» Work order:
All of the records below need to be returned exactly.

(Collected data entries)
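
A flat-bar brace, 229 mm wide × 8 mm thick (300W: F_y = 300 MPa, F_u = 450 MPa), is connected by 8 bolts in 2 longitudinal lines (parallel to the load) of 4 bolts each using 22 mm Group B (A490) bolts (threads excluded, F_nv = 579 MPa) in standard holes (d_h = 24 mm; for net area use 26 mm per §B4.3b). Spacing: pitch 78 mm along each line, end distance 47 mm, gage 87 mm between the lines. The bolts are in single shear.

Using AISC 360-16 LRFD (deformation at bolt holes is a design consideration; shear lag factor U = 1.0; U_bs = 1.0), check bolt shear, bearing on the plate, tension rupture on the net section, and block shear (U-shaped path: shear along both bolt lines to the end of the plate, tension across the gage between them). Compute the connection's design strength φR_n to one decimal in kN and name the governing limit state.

Bolt shear: A_b = π(22)²/4 = 380.13 mm². φR_n = 0.75 × 579 × 380.13 × 8 × 1 = 1320.6 kN.
Bearing (8 mm plate, F_u = 450 MPa): end bolts L_c = 47 − 24/2 = 35, R_n = min(1.2×35×8×450, 2.4×22×8×450) = 151.2 kN/bolt; interior L_c = 78 − 24 = 54, R_n = 190.08 kN/bolt. φR_n = 0.75 × (2×151.2 + 6×190.08) = 1082.2 kN.
Tension rupture (net): A_n = (229 − 2×26)×8 = 1416 mm² (U = 1.0, A_e = A_n). φR_n = 0.75 × 450 × 1416 = 477.9 kN.
Block shear: shear path 2×[47+3×78] = 2×281 mm, A_gv = 4496, A_nv = 2×(281 − 3.5×26)×8 = 3040 mm²; tension across gage: (87 − 1×26)×8 = 488 mm². R_n = min(0.6×450×3040, 0.6×300×4496) + 1.0×450×488 = min(820.8, 809.28) + 219.6 = 1028.9 kN. φR_n = 0.75 × 1028.9 = 771.7 kN.
Governing: min(1320.6, 1082.2, 477.9, 771.7) = 477.9 kN → net-section rupture.

477.9 kN (net-section rupture governs)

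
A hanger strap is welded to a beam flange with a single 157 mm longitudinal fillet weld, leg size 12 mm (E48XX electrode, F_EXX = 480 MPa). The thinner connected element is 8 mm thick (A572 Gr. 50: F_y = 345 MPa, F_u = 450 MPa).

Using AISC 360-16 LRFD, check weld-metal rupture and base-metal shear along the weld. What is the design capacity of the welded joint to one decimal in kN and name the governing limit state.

254.3 kN (base-metal shear governs)

Weld metal: throat = 0.707×12 = 8.484 mm, L = 157 mm. φR_n = 0.75 × 0.6 × 480 × 8.484 × 157 = 287.7 kN.
Base metal shear (8 mm plate): yield φR_n = 1.0×0.6×345×8×157 = 260.0 kN; rupture φR_n = 0.75×0.6×450×8×157 = 254.3 kN; take 254.3 kN (rupture).
Governing: min(287.7, 254.3) = 254.3 kN → base-metal shear.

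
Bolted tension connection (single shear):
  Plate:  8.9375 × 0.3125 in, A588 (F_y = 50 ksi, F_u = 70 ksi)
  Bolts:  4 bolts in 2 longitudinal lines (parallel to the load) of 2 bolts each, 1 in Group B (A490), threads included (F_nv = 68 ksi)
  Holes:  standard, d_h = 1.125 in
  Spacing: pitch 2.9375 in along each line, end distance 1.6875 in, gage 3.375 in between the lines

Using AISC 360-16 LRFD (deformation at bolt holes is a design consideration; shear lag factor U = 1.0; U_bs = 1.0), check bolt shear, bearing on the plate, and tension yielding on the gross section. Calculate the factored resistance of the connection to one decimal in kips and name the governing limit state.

Bolt shear: A_b = π(1)²/4 = 0.7854 in². φR_n = 0.75 × 68 × 0.7854 × 4 × 1 = 160.2 kips.
Bearing (0.3125 in plate, F_u = 70 ksi): end bolts L_c = 1.6875 − 1.125/2 = 1.125, R_n = min(1.2×1.125×0.3125×70, 2.4×1×0.3125×70) = 29.531 kips/bolt; interior L_c = 2.9375 − 1.125 = 1.8125, R_n = 47.578 kips/bolt. φR_n = 0.75 × (2×29.531 + 2×47.578) = 115.7 kips.
Tension yield (gross): A_g = 8.9375×0.3125 = 2.793 in². φR_n = 0.90 × 50 × 2.793 = 125.7 kips.
Governing: min(160.2, 115.7, 125.7) = 115.7 kips → bearing.

115.7 kips (bearing governs)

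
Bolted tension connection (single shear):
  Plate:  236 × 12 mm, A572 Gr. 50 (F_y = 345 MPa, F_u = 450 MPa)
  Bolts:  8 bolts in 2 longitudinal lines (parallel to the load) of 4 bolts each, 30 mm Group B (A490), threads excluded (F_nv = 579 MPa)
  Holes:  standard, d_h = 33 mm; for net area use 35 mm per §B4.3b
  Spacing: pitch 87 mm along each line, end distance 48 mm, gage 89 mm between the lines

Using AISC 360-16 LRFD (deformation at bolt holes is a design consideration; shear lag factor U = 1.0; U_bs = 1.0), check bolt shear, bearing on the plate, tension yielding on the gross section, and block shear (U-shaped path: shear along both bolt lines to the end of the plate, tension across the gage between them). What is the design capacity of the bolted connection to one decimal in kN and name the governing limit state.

879.3 kN (gross-section yield governs)

Bolt shear: A_b = π(30)²/4 = 706.86 mm². φR_n = 0.75 × 579 × 706.86 × 8 × 1 = 2455.6 kN.
Bearing (12 mm plate, F_u = 450 MPa): end bolts L_c = 48 − 33/2 = 31.5, R_n = min(1.2×31.5×12×450, 2.4×30×12×450) = 204.12 kN/bolt; interior L_c = 87 − 33 = 54, R_n = 349.92 kN/bolt. φR_n = 0.75 × (2×204.12 + 6×349.92) = 1880.8 kN.
Tension yield (gross): A_g = 236×12 = 2832 mm². φR_n = 0.90 × 345 × 2832 = 879.3 kN.
Block shear: shear path 2×[48+3×87] = 2×309 mm, A_gv = 7416, A_nv = 2×(309 − 3.5×35)×12 = 4476 mm²; tension across gage: (89 − 1×35)×12 = 648 mm². R_n = min(0.6×450×4476, 0.6×345×7416) + 1.0×450×648 = min(1208.5, 1535.1) + 291.6 = 1500.1 kN. φR_n = 0.75 × 1500.1 = 1125.1 kN.
Governing: min(2455.6, 1880.8, 879.3, 1125.1) = 879.3 kN → gross-section yield.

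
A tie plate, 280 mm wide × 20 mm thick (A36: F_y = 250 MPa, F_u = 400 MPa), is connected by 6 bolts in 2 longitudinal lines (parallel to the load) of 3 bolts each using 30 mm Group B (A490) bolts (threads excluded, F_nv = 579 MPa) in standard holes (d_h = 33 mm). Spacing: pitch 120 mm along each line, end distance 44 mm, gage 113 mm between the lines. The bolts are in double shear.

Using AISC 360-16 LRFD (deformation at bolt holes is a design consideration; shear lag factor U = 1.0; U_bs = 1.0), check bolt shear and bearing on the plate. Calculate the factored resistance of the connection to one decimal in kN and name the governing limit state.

2124.0 kN (bearing governs)

Bolt shear: A_b = π(30)²/4 = 706.86 mm². φR_n = 0.75 × 579 × 706.86 × 6 × 2 = 3683.4 kN.
Bearing (20 mm plate, F_u = 400 MPa): end bolts L_c = 44 − 33/2 = 27.5, R_n = min(1.2×27.5×20×400, 2.4×30×20×400) = 264 kN/bolt; interior L_c = 120 − 33 = 87, R_n = 576 kN/bolt. φR_n = 0.75 × (2×264 + 4×576) = 2124.0 kN.
Governing: min(3683.4, 2124.0) = 2124.0 kN → bearing.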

» Task result:
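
A flat-bar brace, 229 mm wide × 8 mm thick (300W: F_y = 300 MPa, F_u = 450 MPa), is connected by 8 bolts in 2 longitudinal lines (parallel to the load) of 4 bolts each using 22 mm Group B (A490) bolts (threads excluded, F_nv = 579 MPa) in standard holes (d_h = 24 mm; for net area use 26 mm per §B4.3b). Spacing: pitch 78 mm along each line, end distance 47 mm, gage 87 mm between the lines. The bolts are in single shear.

Using AISC 360-16 LRFD (deformation at bolt holes is a design consideration; shear lag factor U = 1.0; U_bs = 1.0), check bolt shear, bearing on the plate, tension rupture on the net section, and block shear (U-shaped path: shear along both bolt lines to the end of the plate, tension across the gage between them). Compute the connection's design strength φR_n to one decimal in kN and name the governing limit state.

Bolt shear: A_b = π(22)²/4 = 380.13 mm². φR_n = 0.75 × 579 × 380.13 × 8 × 1 = 1320.6 kN.
Bearing (8 mm plate, F_u = 450 MPa): end bolts L_c = 47 − 24/2 = 35, R_n = min(1.2×35×8×450, 2.4×22×8×450) = 151.2 kN/bolt; interior L_c = 78 − 24 = 54, R_n = 190.08 kN/bolt. φR_n = 0.75 × (2×151.2 + 6×190.08) = 1082.2 kN.
Tension rupture (net): A_n = (229 − 2×26)×8 = 1416 mm² (U = 1.0, A_e = A_n). φR_n = 0.75 × 450 × 1416 = 477.9 kN.
Block shear: shear path 2×[47+3×78] = 2×281 mm, A_gv = 4496, A_nv = 2×(281 − 3.5×26)×8 = 3040 mm²; tension across gage: (87 − 1×26)×8 = 488 mm². R_n = min(0.6×450×3040, 0.6×300×4496) + 1.0×450×488 = min(820.8, 809.28) + 219.6 = 1028.9 kN. φR_n = 0.75 × 1028.9 = 771.7 kN.
Governing: min(1320.6, 1082.2, 477.9, 771.7) = 477.9 kN → net-section rupture.

477.9 kN (net-section rupture governs)

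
A hanger strap is welded to a beam flange with a single 157 mm longitudinal fillet weld, leg size 12 mm (E48XX electrode, F_EXX = 480 MPa). The thinner connected element is 8 mm thick (A572 Gr. 50: F_y = 345 MPa, F_u = 450 MPa).

Using AISC 360-16 LRFD, check weld-metal rupture and base-metal shear along the weld. What is the design capacity of the welded joint to one decimal in kN and name the governing limit state.

254.3 kN (base-metal shear governs)

Weld metal: throat = 0.707×12 = 8.484 mm, L = 157 mm. φR_n = 0.75 × 0.6 × 480 × 8.484 × 157 = 287.7 kN.
Base metal shear (8 mm plate): yield φR_n = 1.0×0.6×345×8×157 = 260.0 kN; rupture φR_n = 0.75×0.6×450×8×157 = 254.3 kN; take 254.3 kN (rupture).
Governing: min(287.7, 254.3) = 254.3 kN → base-metal shear.

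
Bolted tension connection (single shear):
  Plate:  8.9375 × 0.3125 in, A588 (F_y = 50 ksi, F_u = 70 ksi)
  Bolts:  4 bolts in 2 longitudinal lines (parallel to the load) of 2 bolts each, 1 in Group B (A490), threads included (F_nv = 68 ksi)
  Holes:  standard, d_h = 1.125 in
  Spacing: pitch 2.9375 in along each line, end distance 1.6875 in, gage 3.375 in between the lines

Using AISC 360-16 LRFD (deformation at bolt holes is a design consideration; shear lag factor U = 1.0; U_bs = 1.0), check bolt shear, bearing on the plate, and tension yielding on the gross section. Calculate the factored resistance of the connection to one decimal in kips and name the governing limit state.

Bolt shear: A_b = π(1)²/4 = 0.7854 in². φR_n = 0.75 × 68 × 0.7854 × 4 × 1 = 160.2 kips.
Bearing (0.3125 in plate, F_u = 70 ksi): end bolts L_c = 1.6875 − 1.125/2 = 1.125, R_n = min(1.2×1.125×0.3125×70, 2.4×1×0.3125×70) = 29.531 kips/bolt; interior L_c = 2.9375 − 1.125 = 1.8125, R_n = 47.578 kips/bolt. φR_n = 0.75 × (2×29.531 + 2×47.578) = 115.7 kips.
Tension yield (gross): A_g = 8.9375×0.3125 = 2.793 in². φR_n = 0.90 × 50 × 2.793 = 125.7 kips.
Governing: min(160.2, 115.7, 125.7) = 115.7 kips → bearing.

115.7 kips (bearing governs)

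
Bolted tension connection (single shear):
  Plate:  236 × 12 mm, A572 Gr. 50 (F_y = 345 MPa, F_u = 450 MPa)
  Bolts:  8 bolts in 2 longitudinal lines (parallel to the load) of 4 bolts each, 30 mm Group B (A490), threads excluded (F_nv = 579 MPa)
  Holes:  standard, d_h = 33 mm; for net area use 35 mm per §B4.3b
  Spacing: pitch 87 mm along each line, end distance 48 mm, gage 89 mm between the lines

Using AISC 360-16 LRFD (deformation at bolt holes is a design consideration; shear lag factor U = 1.0; U_bs = 1.0), check bolt shear, bearing on the plate, tension yielding on the gross section, and block shear (U-shaped path: shear along both bolt lines to the end of the plate, tension across the gage between them). What is the design capacity of the bolted connection to one decimal in kN and name the governing limit state.

879.3 kN (gross-section yield governs)

Bolt shear: A_b = π(30)²/4 = 706.86 mm². φR_n = 0.75 × 579 × 706.86 × 8 × 1 = 2455.6 kN.
Bearing (12 mm plate, F_u = 450 MPa): end bolts L_c = 48 − 33/2 = 31.5, R_n = min(1.2×31.5×12×450, 2.4×30×12×450) = 204.12 kN/bolt; interior L_c = 87 − 33 = 54, R_n = 349.92 kN/bolt. φR_n = 0.75 × (2×204.12 + 6×349.92) = 1880.8 kN.
Tension yield (gross): A_g = 236×12 = 2832 mm². φR_n = 0.90 × 345 × 2832 = 879.3 kN.
Block shear: shear path 2×[48+3×87] = 2×309 mm, A_gv = 7416, A_nv = 2×(309 − 3.5×35)×12 = 4476 mm²; tension across gage: (89 − 1×35)×12 = 648 mm². R_n = min(0.6×450×4476, 0.6×345×7416) + 1.0×450×648 = min(1208.5, 1535.1) + 291.6 = 1500.1 kN. φR_n = 0.75 × 1500.1 = 1125.1 kN.
Governing: min(2455.6, 1880.8, 879.3, 1125.1) = 879.3 kN → gross-section yield.

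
A tie plate, 280 mm wide × 20 mm thick (A36: F_y = 250 MPa, F_u = 400 MPa), is connected by 6 bolts in 2 longitudinal lines (parallel to the load) of 3 bolts each using 30 mm Group B (A490) bolts (threads excluded, F_nv = 579 MPa) in standard holes (d_h = 33 mm). Spacing: pitch 120 mm along each line, end distance 44 mm, gage 113 mm between the lines. The bolts are in double shear.

Using AISC 360-16 LRFD (deformation at bolt holes is a design consideration; shear lag factor U = 1.0; U_bs = 1.0), check bolt shear and bearing on the plate. Calculate the factored resistance of the connection to one decimal in kN and name the governing limit state.

2124.0 kN (bearing governs)

Bolt shear: A_b = π(30)²/4 = 706.86 mm². φR_n = 0.75 × 579 × 706.86 × 6 × 2 = 3683.4 kN.
Bearing (20 mm plate, F_u = 400 MPa): end bolts L_c = 44 − 33/2 = 27.5, R_n = min(1.2×27.5×20×400, 2.4×30×20×400) = 264 kN/bolt; interior L_c = 120 − 33 = 87, R_n = 576 kN/bolt. φR_n = 0.75 × (2×264 + 4×576) = 2124.0 kN.
Governing: min(3683.4, 2124.0) = 2124.0 kN → bearing.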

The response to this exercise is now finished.